Records for the exercise

______________________________

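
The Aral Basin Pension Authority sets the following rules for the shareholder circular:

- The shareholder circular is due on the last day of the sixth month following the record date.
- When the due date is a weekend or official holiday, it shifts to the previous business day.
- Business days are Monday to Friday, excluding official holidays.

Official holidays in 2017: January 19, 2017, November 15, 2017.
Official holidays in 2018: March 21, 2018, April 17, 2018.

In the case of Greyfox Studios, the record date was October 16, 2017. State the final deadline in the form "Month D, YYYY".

April 30, 2018

6 months after October 16, 2017 falls in April 2018; the last day of that month is April 30, 2018.
April 30, 2018 (Monday) is already a business day.
So the filing is due April 30, 2018.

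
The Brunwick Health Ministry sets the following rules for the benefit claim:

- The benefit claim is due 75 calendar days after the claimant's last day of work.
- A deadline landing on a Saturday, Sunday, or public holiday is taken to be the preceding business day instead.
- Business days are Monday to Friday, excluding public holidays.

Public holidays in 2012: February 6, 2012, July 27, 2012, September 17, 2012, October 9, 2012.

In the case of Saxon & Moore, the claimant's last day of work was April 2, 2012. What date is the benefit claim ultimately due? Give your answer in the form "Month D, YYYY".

75 calendar days after April 2, 2012 is June 16, 2012.
June 16, 2012 is a Saturday; the preceding business day is June 15, 2012 (Friday).
Deadline: June 15, 2012.

June 15, 2012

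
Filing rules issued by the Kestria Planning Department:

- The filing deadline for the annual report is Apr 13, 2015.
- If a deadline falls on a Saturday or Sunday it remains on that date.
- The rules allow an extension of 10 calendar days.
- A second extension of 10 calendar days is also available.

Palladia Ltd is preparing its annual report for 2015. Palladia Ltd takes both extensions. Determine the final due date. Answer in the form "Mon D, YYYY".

May 3, 2015

Start from the fixed due date, Apr 13, 2015.
Apr 13, 2015 is a Monday; no weekend or holiday adjustment applies.
Applying the 10-calendar-day extension: Apr 13, 2015 + 10 days = Apr 23, 2015.
Apr 23, 2015 is a Thursday; no weekend or holiday adjustment applies.
The 10-calendar-day extension moves the deadline from Apr 23, 2015 to May 3, 2015.
May 3, 2015 is a Sunday; no weekend or holiday adjustment applies.
Final deadline: May 3, 2015.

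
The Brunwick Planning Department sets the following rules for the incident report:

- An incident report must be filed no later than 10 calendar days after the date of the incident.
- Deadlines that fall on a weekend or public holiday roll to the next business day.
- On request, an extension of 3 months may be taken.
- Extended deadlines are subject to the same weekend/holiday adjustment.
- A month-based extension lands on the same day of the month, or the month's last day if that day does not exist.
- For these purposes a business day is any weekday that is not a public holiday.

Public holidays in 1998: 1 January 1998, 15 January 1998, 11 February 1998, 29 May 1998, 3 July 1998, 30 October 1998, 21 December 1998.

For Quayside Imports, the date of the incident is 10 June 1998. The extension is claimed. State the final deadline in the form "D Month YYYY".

22 September 1998

10 calendar days after 10 June 1998 is 20 June 1998.
20 June 1998 is a Saturday, so it moves to the next business day, 22 June 1998 (Monday).
Add 3 months to 22 June 1998: 22 September 1998.
22 September 1998 is a Tuesday and not a listed holiday, so it stands.
So the filing is due 22 September 1998.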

______________________________

What you should do
Everything in the records must be returned exactly.

Your response
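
The Aral Basin Pension Authority sets the following rules for the shareholder circular:

- The shareholder circular is due on the last day of the sixth month following the record date.
- When the due date is a weekend or official holiday, it shifts to the previous business day.
- Business days are Monday to Friday, excluding official holidays.

Official holidays in 2017: January 19, 2017, November 15, 2017.
Official holidays in 2018: March 21, 2018, April 17, 2018.

In the case of Greyfox Studios, the record date was October 16, 2017. State the final deadline in the form "Month D, YYYY".

April 30, 2018

6 months after October 16, 2017 falls in April 2018; the last day of that month is April 30, 2018.
April 30, 2018 (Monday) is already a business day.
So the filing is due April 30, 2018.

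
The Brunwick Health Ministry sets the following rules for the benefit claim:

- The benefit claim is due 75 calendar days after the claimant's last day of work.
- A deadline landing on a Saturday, Sunday, or public holiday is taken to be the preceding business day instead.
- Business days are Monday to Friday, excluding public holidays.

Public holidays in 2012: February 6, 2012, July 27, 2012, September 17, 2012, October 9, 2012.

In the case of Saxon & Moore, the claimant's last day of work was April 2, 2012. What date is the benefit claim ultimately due? Give your answer in the form "Month D, YYYY".

75 calendar days after April 2, 2012 is June 16, 2012.
June 16, 2012 is a Saturday; the preceding business day is June 15, 2012 (Friday).
Deadline: June 15, 2012.

June 15, 2012

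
Filing rules issued by the Kestria Planning Department:

- The filing deadline for the annual report is Apr 13, 2015.
- If a deadline falls on a Saturday or Sunday it remains on that date.
- The rules allow an extension of 10 calendar days.
- A second extension of 10 calendar days is also available.

Palladia Ltd is preparing its annual report for 2015. Palladia Ltd takes both extensions. Determine the final due date. Answer in the form "Mon D, YYYY".

May 3, 2015

Start from the fixed due date, Apr 13, 2015.
Apr 13, 2015 is a Monday; no weekend or holiday adjustment applies.
Applying the 10-calendar-day extension: Apr 13, 2015 + 10 days = Apr 23, 2015.
Apr 23, 2015 is a Thursday; no weekend or holiday adjustment applies.
The 10-calendar-day extension moves the deadline from Apr 23, 2015 to May 3, 2015.
May 3, 2015 is a Sunday; no weekend or holiday adjustment applies.
Final deadline: May 3, 2015.

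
The Brunwick Planning Department sets the following rules for the incident report:

- An incident report must be filed no later than 10 calendar days after the date of the incident.
- Deadlines that fall on a weekend or public holiday roll to the next business day.
- On request, an extension of 3 months may be taken.
- Extended deadlines are subject to the same weekend/holiday adjustment.
- A month-based extension lands on the same day of the month, or the month's last day if that day does not exist.
- For these purposes a business day is any weekday that is not a public holiday.

Public holidays in 1998: 1 January 1998, 15 January 1998, 11 February 1998, 29 May 1998, 3 July 1998, 30 October 1998, 21 December 1998.

For Quayside Imports, the date of the incident is 10 June 1998. The extension is claimed. State the final deadline in the form "D Month YYYY".

22 September 1998

10 calendar days after 10 June 1998 is 20 June 1998.
20 June 1998 is a Saturday, so it moves to the next business day, 22 June 1998 (Monday).
Add 3 months to 22 June 1998: 22 September 1998.
22 September 1998 is a Tuesday and not a listed holiday, so it stands.
So the filing is due 22 September 1998.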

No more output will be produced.